* _To do_: Reproduce each record exactly.

(Dataset entries)
——————————

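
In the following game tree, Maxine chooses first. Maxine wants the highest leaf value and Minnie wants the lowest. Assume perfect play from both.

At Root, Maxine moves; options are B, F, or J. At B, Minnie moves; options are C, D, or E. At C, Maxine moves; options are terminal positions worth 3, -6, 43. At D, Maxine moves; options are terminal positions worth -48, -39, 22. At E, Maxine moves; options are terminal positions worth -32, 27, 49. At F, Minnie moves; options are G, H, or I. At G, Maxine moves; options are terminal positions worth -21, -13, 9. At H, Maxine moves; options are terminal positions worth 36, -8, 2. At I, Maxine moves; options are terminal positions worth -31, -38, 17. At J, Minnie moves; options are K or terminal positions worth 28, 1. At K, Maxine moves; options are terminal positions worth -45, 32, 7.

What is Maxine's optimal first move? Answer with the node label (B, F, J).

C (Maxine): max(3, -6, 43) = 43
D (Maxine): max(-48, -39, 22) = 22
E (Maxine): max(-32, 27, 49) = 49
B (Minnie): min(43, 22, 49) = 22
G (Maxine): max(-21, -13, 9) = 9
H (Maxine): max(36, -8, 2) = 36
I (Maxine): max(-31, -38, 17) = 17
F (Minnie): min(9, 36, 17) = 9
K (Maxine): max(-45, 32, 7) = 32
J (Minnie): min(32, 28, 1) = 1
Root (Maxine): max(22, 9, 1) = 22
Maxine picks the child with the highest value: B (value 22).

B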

——————————

* _Task result_:
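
In the following game tree, Maxine chooses first. Maxine wants the highest leaf value and Minnie wants the lowest. Assume perfect play from both.

At Root, Maxine moves; options are B, F, or J. At B, Minnie moves; options are C, D, or E. At C, Maxine moves; options are terminal positions worth 3, -6, 43. At D, Maxine moves; options are terminal positions worth -48, -39, 22. At E, Maxine moves; options are terminal positions worth -32, 27, 49. At F, Minnie moves; options are G, H, or I. At G, Maxine moves; options are terminal positions worth -21, -13, 9. At H, Maxine moves; options are terminal positions worth 36, -8, 2. At I, Maxine moves; options are terminal positions worth -31, -38, 17. At J, Minnie moves; options are K or terminal positions worth 28, 1. At K, Maxine moves; options are terminal positions worth -45, 32, 7.

What is Maxine's optimal first move? Answer with the node label (B, F, J).

C (Maxine): max(3, -6, 43) = 43
D (Maxine): max(-48, -39, 22) = 22
E (Maxine): max(-32, 27, 49) = 49
B (Minnie): min(43, 22, 49) = 22
G (Maxine): max(-21, -13, 9) = 9
H (Maxine): max(36, -8, 2) = 36
I (Maxine): max(-31, -38, 17) = 17
F (Minnie): min(9, 36, 17) = 9
K (Maxine): max(-45, 32, 7) = 32
J (Minnie): min(32, 28, 1) = 1
Root (Maxine): max(22, 9, 1) = 22
Maxine picks the child with the highest value: B (value 22).

B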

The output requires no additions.